▸ **Aim of the exercise**: Each record below should be written out again exactly as given.
--- Study material ---
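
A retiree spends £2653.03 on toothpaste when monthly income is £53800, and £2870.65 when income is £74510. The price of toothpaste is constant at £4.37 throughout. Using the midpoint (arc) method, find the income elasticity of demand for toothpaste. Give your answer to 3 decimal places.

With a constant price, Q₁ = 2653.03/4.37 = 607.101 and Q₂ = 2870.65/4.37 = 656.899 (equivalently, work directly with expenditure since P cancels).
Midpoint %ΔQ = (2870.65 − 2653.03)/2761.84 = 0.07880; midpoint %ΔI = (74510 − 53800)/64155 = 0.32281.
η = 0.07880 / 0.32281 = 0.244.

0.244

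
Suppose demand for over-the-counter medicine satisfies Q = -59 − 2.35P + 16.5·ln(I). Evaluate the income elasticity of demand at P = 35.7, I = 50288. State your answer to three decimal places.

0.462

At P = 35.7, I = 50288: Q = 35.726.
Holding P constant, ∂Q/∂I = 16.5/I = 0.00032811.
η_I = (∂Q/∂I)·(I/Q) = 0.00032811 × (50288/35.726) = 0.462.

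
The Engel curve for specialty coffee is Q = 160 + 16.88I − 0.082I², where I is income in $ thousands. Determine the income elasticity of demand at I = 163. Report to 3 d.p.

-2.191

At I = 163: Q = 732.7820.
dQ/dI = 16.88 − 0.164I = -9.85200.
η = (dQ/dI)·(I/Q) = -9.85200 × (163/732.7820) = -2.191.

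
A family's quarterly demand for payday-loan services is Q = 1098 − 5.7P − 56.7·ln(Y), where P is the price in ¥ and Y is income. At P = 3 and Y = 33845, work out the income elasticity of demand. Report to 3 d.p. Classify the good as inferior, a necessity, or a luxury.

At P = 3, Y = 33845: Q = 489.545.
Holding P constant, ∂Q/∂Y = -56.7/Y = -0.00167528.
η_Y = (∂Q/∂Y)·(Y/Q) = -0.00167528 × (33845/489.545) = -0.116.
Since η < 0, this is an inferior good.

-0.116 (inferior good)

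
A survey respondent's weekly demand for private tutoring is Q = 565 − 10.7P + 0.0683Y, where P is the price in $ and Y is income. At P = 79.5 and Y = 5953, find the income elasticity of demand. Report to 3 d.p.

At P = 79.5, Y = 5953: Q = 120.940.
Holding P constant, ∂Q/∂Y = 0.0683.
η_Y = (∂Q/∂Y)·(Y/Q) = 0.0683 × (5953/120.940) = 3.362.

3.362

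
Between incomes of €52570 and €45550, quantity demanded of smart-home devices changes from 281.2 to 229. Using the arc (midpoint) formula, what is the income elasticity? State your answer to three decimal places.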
---
▸ **Answer section**:
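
A retiree spends £2653.03 on toothpaste when monthly income is £53800, and £2870.65 when income is £74510. The price of toothpaste is constant at £4.37 throughout. Using the midpoint (arc) method, find the income elasticity of demand for toothpaste. Give your answer to 3 decimal places.

With a constant price, Q₁ = 2653.03/4.37 = 607.101 and Q₂ = 2870.65/4.37 = 656.899 (equivalently, work directly with expenditure since P cancels).
Midpoint %ΔQ = (2870.65 − 2653.03)/2761.84 = 0.07880; midpoint %ΔI = (74510 − 53800)/64155 = 0.32281.
η = 0.07880 / 0.32281 = 0.244.

0.244

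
Suppose demand for over-the-counter medicine satisfies Q = -59 − 2.35P + 16.5·ln(I). Evaluate the income elasticity of demand at P = 35.7, I = 50288. State your answer to three decimal places.

0.462

At P = 35.7, I = 50288: Q = 35.726.
Holding P constant, ∂Q/∂I = 16.5/I = 0.00032811.
η_I = (∂Q/∂I)·(I/Q) = 0.00032811 × (50288/35.726) = 0.462.

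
The Engel curve for specialty coffee is Q = 160 + 16.88I − 0.082I², where I is income in $ thousands. Determine the income elasticity of demand at I = 163. Report to 3 d.p.

-2.191

At I = 163: Q = 732.7820.
dQ/dI = 16.88 − 0.164I = -9.85200.
η = (dQ/dI)·(I/Q) = -9.85200 × (163/732.7820) = -2.191.

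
A family's quarterly demand for payday-loan services is Q = 1098 − 5.7P − 56.7·ln(Y), where P is the price in ¥ and Y is income. At P = 3 and Y = 33845, work out the income elasticity of demand. Report to 3 d.p. Classify the good as inferior, a necessity, or a luxury.

At P = 3, Y = 33845: Q = 489.545.
Holding P constant, ∂Q/∂Y = -56.7/Y = -0.00167528.
η_Y = (∂Q/∂Y)·(Y/Q) = -0.00167528 × (33845/489.545) = -0.116.
Since η < 0, this is an inferior good.

-0.116 (inferior good)

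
A survey respondent's weekly demand for private tutoring is Q = 565 − 10.7P + 0.0683Y, where P is the price in $ and Y is income. At P = 79.5 and Y = 5953, find the income elasticity of demand. Report to 3 d.p.

At P = 79.5, Y = 5953: Q = 120.940.
Holding P constant, ∂Q/∂Y = 0.0683.
η_Y = (∂Q/∂Y)·(Y/Q) = 0.0683 × (5953/120.940) = 3.362.

3.362

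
Between incomes of €52570 and €45550, quantity demanded of smart-home devices changes from 281.2 to 229. Using the arc (midpoint) formula, what is the income elasticity? State your answer to three decimal places.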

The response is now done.